**Work request:** Extract exactly and only the lines of the data below, starting at the line with "0.16 | 0.02 |" and stopping after the final line.

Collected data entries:
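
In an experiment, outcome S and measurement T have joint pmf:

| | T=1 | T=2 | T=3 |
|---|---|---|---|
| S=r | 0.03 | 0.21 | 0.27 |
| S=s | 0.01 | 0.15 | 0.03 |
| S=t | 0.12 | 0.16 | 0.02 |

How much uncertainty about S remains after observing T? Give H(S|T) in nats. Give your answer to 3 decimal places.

0.850 nats

Chain rule: H(S|T) = H(S,T) − H(T).
Marginals: p(S) = (0.5100, 0.1900, 0.3000), p(T) = (0.1600, 0.5200, 0.3200).
H(S,T) = 1.8482 nats; H(T) = 0.9979 nats.
H(S|T) = 1.8482 − 0.9979 = 0.850 nats.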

**Exercise solution:**
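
| S=t | 0.12 | 0.16 | 0.02 |

How much uncertainty about S remains after observing T? Give H(S|T) in nats. Give your answer to 3 decimal places.

0.850 nats

Chain rule: H(S|T) = H(S,T) − H(T).
Marginals: p(S) = (0.5100, 0.1900, 0.3000), p(T) = (0.1600, 0.5200, 0.3200).
H(S,T) = 1.8482 nats; H(T) = 0.9979 nats.
H(S|T) = 1.8482 − 0.9979 = 0.850 nats.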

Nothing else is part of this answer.